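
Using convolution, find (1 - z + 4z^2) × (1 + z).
Ascending coefficients: a = [1, -1, 4], b = [1, 1]. c[0] = 1×1 = 1; c[1] = 1×1 + -1×1 = 0; c[2] = -1×1 + 4×1 = 3; c[3] = 4×1 = 4. Result coefficients: [1, 0, 3, 4] → 1 + 3z^2 + 4z^3

1 + 3z^2 + 4z^3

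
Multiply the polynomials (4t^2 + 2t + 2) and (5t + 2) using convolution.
Ascending coefficients: a = [2, 2, 4], b = [2, 5]. c[0] = 2×2 = 4; c[1] = 2×5 + 2×2 = 14; c[2] = 2×5 + 4×2 = 18; c[3] = 4×5 = 20. Result coefficients: [4, 14, 18, 20] → 20t^3 + 18t^2 + 14t + 4

20t^3 + 18t^2 + 14t + 4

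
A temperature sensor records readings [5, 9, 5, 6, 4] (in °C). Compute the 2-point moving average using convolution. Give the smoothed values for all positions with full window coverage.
2-point moving average kernel = [1, 1]. Apply in 'valid' mode (full window coverage): avg[0] = (5 + 9) / 2 = 7.0; avg[1] = (9 + 5) / 2 = 7.0; avg[2] = (5 + 6) / 2 = 5.5; avg[3] = (6 + 4) / 2 = 5.0. Smoothed values: [7.0, 7.0, 5.5, 5.0]

[7.0, 7.0, 5.5, 5.0]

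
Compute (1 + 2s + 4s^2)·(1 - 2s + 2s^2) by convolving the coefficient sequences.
Ascending coefficients: a = [1, 2, 4], b = [1, -2, 2]. c[0] = 1×1 = 1; c[1] = 1×-2 + 2×1 = 0; c[2] = 1×2 + 2×-2 + 4×1 = 2; c[3] = 2×2 + 4×-2 = -4; c[4] = 4×2 = 8. Result coefficients: [1, 0, 2, -4, 8] → 1 + 2s^2 - 4s^3 + 8s^4

1 + 2s^2 - 4s^3 + 8s^4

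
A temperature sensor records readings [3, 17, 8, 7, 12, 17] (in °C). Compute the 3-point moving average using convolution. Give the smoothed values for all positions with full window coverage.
3-point moving average kernel = [1, 1, 1]. Apply in 'valid' mode (full window coverage): avg[0] = (3 + 17 + 8) / 3 = 9.33; avg[1] = (17 + 8 + 7) / 3 = 10.67; avg[2] = (8 + 7 + 12) / 3 = 9.0; avg[3] = (7 + 12 + 17) / 3 = 12.0. Smoothed values: [9.33, 10.67, 9.0, 12.0]

[9.33, 10.67, 9.0, 12.0]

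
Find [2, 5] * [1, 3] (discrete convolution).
y[0] = 2×1 = 2; y[1] = 2×3 + 5×1 = 11; y[2] = 5×3 = 15

[2, 11, 15]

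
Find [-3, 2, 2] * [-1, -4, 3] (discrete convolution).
y[0] = -3×-1 = 3; y[1] = -3×-4 + 2×-1 = 10; y[2] = -3×3 + 2×-4 + 2×-1 = -19; y[3] = 2×3 + 2×-4 = -2; y[4] = 2×3 = 6

[3, 10, -19, -2, 6]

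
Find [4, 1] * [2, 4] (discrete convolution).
y[0] = 4×2 = 8; y[1] = 4×4 + 1×2 = 18; y[2] = 1×4 = 4

[8, 18, 4]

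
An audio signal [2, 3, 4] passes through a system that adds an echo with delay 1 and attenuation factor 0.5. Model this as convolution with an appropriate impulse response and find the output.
Direct-path + delayed-attenuated-path model → impulse response h = [1, 0.5] (1 at lag 0, 0.5 at lag 1). Output y[n] = x[n] + 0.5·x[n - 1] (with x[n] = 0 outside 0..2): y[0] = 2 + 0.5×0 = 2; y[1] = 3 + 0.5×2 = 4.0; y[2] = 4 + 0.5×3 = 5.5; y[3] = 0 + 0.5×4 = 2.0. So y = [2, 4.0, 5.5, 2.0]

[2, 4.0, 5.5, 2.0]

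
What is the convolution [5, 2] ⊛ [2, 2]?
y[0] = 5×2 = 10; y[1] = 5×2 + 2×2 = 14; y[2] = 2×2 = 4

[10, 14, 4]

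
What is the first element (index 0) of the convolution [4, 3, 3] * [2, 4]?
Use y[k] = Σ_i a[i]·b[k-i] at k=0. y[0] = 4×2 = 8

8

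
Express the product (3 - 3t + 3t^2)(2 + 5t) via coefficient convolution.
Ascending coefficients: a = [3, -3, 3], b = [2, 5]. c[0] = 3×2 = 6; c[1] = 3×5 + -3×2 = 9; c[2] = -3×5 + 3×2 = -9; c[3] = 3×5 = 15. Result coefficients: [6, 9, -9, 15] → 6 + 9t - 9t^2 + 15t^3

6 + 9t - 9t^2 + 15t^3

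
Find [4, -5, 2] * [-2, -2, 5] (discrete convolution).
y[0] = 4×-2 = -8; y[1] = 4×-2 + -5×-2 = 2; y[2] = 4×5 + -5×-2 + 2×-2 = 26; y[3] = -5×5 + 2×-2 = -29; y[4] = 2×5 = 10

[-8, 2, 26, -29, 10]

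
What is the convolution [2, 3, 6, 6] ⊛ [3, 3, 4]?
y[0] = 2×3 = 6; y[1] = 2×3 + 3×3 = 15; y[2] = 2×4 + 3×3 + 6×3 = 35; y[3] = 3×4 + 6×3 + 6×3 = 48; y[4] = 6×4 + 6×3 = 42; y[5] = 6×4 = 24

[6, 15, 35, 48, 42, 24]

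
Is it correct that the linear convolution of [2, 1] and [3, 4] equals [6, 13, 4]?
Recompute linear convolution of [2, 1] and [3, 4]: y[0] = 2×3 = 6; y[1] = 2×4 + 1×3 = 11; y[2] = 1×4 = 4 → [6, 11, 4]. Compare to given [6, 13, 4]: they differ at index 1: given 13, correct 11, so answer: No

No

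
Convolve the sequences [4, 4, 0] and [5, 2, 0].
y[0] = 4×5 = 20; y[1] = 4×2 + 4×5 = 28; y[2] = 4×0 + 4×2 + 0×5 = 8; y[3] = 4×0 + 0×2 = 0; y[4] = 0×0 = 0

[20, 28, 8, 0, 0]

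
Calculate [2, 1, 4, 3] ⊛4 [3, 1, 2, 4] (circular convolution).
Use y[k] = Σ_j f[j]·g[(k-j) mod 4]. y[0] = 2×3 + 1×4 + 4×2 + 3×1 = 21; y[1] = 2×1 + 1×3 + 4×4 + 3×2 = 27; y[2] = 2×2 + 1×1 + 4×3 + 3×4 = 29; y[3] = 2×4 + 1×2 + 4×1 + 3×3 = 23. Result: [21, 27, 29, 23]

[21, 27, 29, 23]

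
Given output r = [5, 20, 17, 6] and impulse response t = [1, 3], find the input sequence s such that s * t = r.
Deconvolve r=[5, 20, 17, 6] by t=[1, 3]. Since t[0]=1, solve forward: s[0] = r[0] / 1 = 5; s[1] = (r[1] - 5×3) / 1 = 5; s[2] = (r[2] - 5×3) / 1 = 2. So s = [5, 5, 2]. Check by forward convolution: r[0] = 5×1 = 5; r[1] = 5×3 + 5×1 = 20; r[2] = 5×3 + 2×1 = 17; r[3] = 2×3 = 6

[5, 5, 2]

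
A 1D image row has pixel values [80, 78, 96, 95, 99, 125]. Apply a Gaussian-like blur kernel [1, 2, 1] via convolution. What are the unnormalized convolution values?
Convolve image row [80, 78, 96, 95, 99, 125] with kernel [1, 2, 1]: y[0] = 80×1 = 80; y[1] = 80×2 + 78×1 = 238; y[2] = 80×1 + 78×2 + 96×1 = 332; y[3] = 78×1 + 96×2 + 95×1 = 365; y[4] = 96×1 + 95×2 + 99×1 = 385; y[5] = 95×1 + 99×2 + 125×1 = 418; y[6] = 99×1 + 125×2 = 349; y[7] = 125×1 = 125 → [80, 238, 332, 365, 385, 418, 349, 125]. Normalization factor = sum(kernel) = 4.

[80, 238, 332, 365, 385, 418, 349, 125]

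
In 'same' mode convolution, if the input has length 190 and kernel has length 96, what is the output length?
'Same' mode returns an output with the same length as the input: 190

190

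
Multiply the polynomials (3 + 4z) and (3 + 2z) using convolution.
Ascending coefficients: a = [3, 4], b = [3, 2]. c[0] = 3×3 = 9; c[1] = 3×2 + 4×3 = 18; c[2] = 4×2 = 8. Result coefficients: [9, 18, 8] → 9 + 18z + 8z^2

9 + 18z + 8z^2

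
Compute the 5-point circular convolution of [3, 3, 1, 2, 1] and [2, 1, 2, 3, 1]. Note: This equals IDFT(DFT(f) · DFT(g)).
Either evaluate y[k] = Σ_j f[j]·g[(k-j) mod 5] directly, or use IDFT(DFT(f) · DFT(g)). y[0] = 3×2 + 3×1 + 1×3 + 2×2 + 1×1 = 17; y[1] = 3×1 + 3×2 + 1×1 + 2×3 + 1×2 = 18; y[2] = 3×2 + 3×1 + 1×2 + 2×1 + 1×3 = 16; y[3] = 3×3 + 3×2 + 1×1 + 2×2 + 1×1 = 21; y[4] = 3×1 + 3×3 + 1×2 + 2×1 + 1×2 = 18. Result: [17, 18, 16, 21, 18]

[17, 18, 16, 21, 18]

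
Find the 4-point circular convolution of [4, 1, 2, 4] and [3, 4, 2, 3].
Use y[k] = Σ_j a[j]·b[(k-j) mod 4]. y[0] = 4×3 + 1×3 + 2×2 + 4×4 = 35; y[1] = 4×4 + 1×3 + 2×3 + 4×2 = 33; y[2] = 4×2 + 1×4 + 2×3 + 4×3 = 30; y[3] = 4×3 + 1×2 + 2×4 + 4×3 = 34. Result: [35, 33, 30, 34]

[35, 33, 30, 34]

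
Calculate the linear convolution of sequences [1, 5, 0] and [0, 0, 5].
y[0] = 1×0 = 0; y[1] = 1×0 + 5×0 = 0; y[2] = 1×5 + 5×0 + 0×0 = 5; y[3] = 5×5 + 0×0 = 25; y[4] = 0×5 = 0

[0, 0, 5, 25, 0]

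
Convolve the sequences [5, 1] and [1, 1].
y[0] = 5×1 = 5; y[1] = 5×1 + 1×1 = 6; y[2] = 1×1 = 1

[5, 6, 1]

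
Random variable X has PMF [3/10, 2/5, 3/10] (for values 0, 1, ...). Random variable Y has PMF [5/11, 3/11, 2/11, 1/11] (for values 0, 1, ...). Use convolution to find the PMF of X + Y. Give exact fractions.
P(X+Y=k) = Σ_i P(X=i)·P(Y=k-i) — a convolution of [3/10, 2/5, 3/10] and [5/11, 3/11, 2/11, 1/11]. P(X+Y=0) = (3/10)×(5/11) = 3/22; P(X+Y=1) = (3/10)×(3/11) + (2/5)×(5/11) = 9/110 + 2/11 = 29/110; P(X+Y=2) = (3/10)×(2/11) + (2/5)×(3/11) + (3/10)×(5/11) = 3/55 + 6/55 + 3/22 = 3/10; P(X+Y=3) = (3/10)×(1/11) + (2/5)×(2/11) + (3/10)×(3/11) = 3/110 + 4/55 + 9/110 = 2/11; P(X+Y=4) = (2/5)×(1/11) + (3/10)×(2/11) = 2/55 + 3/55 = 1/11; P(X+Y=5) = (3/10)×(1/11) = 3/110. PMF: [3/22, 29/110, 3/10, 2/11, 1/11, 3/110] (sums to 1 ✓)

[3/22, 29/110, 3/10, 2/11, 1/11, 3/110]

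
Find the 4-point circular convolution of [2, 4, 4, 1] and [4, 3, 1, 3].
Use y[k] = Σ_j a[j]·b[(k-j) mod 4]. y[0] = 2×4 + 4×3 + 4×1 + 1×3 = 27; y[1] = 2×3 + 4×4 + 4×3 + 1×1 = 35; y[2] = 2×1 + 4×3 + 4×4 + 1×3 = 33; y[3] = 2×3 + 4×1 + 4×3 + 1×4 = 26. Result: [27, 35, 33, 26]

[27, 35, 33, 26]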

------------

Where the line containing "Calculate the linear" appears, begin a word-for-word copy and carry it through the last line of the listing, leaving out all other lines.

Response area
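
Calculate the linear convolution of sequences [1, 5, 0] and [0, 0, 5].
y[0] = 1×0 = 0; y[1] = 1×0 + 5×0 = 0; y[2] = 1×5 + 5×0 + 0×0 = 5; y[3] = 5×5 + 0×0 = 25; y[4] = 0×5 = 0

[0, 0, 5, 25, 0]

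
Convolve the sequences [5, 1] and [1, 1].
y[0] = 5×1 = 5; y[1] = 5×1 + 1×1 = 6; y[2] = 1×1 = 1

[5, 6, 1]

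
Random variable X has PMF [3/10, 2/5, 3/10] (for values 0, 1, ...). Random variable Y has PMF [5/11, 3/11, 2/11, 1/11] (for values 0, 1, ...). Use convolution to find the PMF of X + Y. Give exact fractions.
P(X+Y=k) = Σ_i P(X=i)·P(Y=k-i) — a convolution of [3/10, 2/5, 3/10] and [5/11, 3/11, 2/11, 1/11]. P(X+Y=0) = (3/10)×(5/11) = 3/22; P(X+Y=1) = (3/10)×(3/11) + (2/5)×(5/11) = 9/110 + 2/11 = 29/110; P(X+Y=2) = (3/10)×(2/11) + (2/5)×(3/11) + (3/10)×(5/11) = 3/55 + 6/55 + 3/22 = 3/10; P(X+Y=3) = (3/10)×(1/11) + (2/5)×(2/11) + (3/10)×(3/11) = 3/110 + 4/55 + 9/110 = 2/11; P(X+Y=4) = (2/5)×(1/11) + (3/10)×(2/11) = 2/55 + 3/55 = 1/11; P(X+Y=5) = (3/10)×(1/11) = 3/110. PMF: [3/22, 29/110, 3/10, 2/11, 1/11, 3/110] (sums to 1 ✓)

[3/22, 29/110, 3/10, 2/11, 1/11, 3/110]

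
Find the 4-point circular convolution of [2, 4, 4, 1] and [4, 3, 1, 3].
Use y[k] = Σ_j a[j]·b[(k-j) mod 4]. y[0] = 2×4 + 4×3 + 4×1 + 1×3 = 27; y[1] = 2×3 + 4×4 + 4×3 + 1×1 = 35; y[2] = 2×1 + 4×3 + 4×4 + 1×3 = 33; y[3] = 2×3 + 4×1 + 4×3 + 1×4 = 26. Result: [27, 35, 33, 26]

[27, 35, 33, 26]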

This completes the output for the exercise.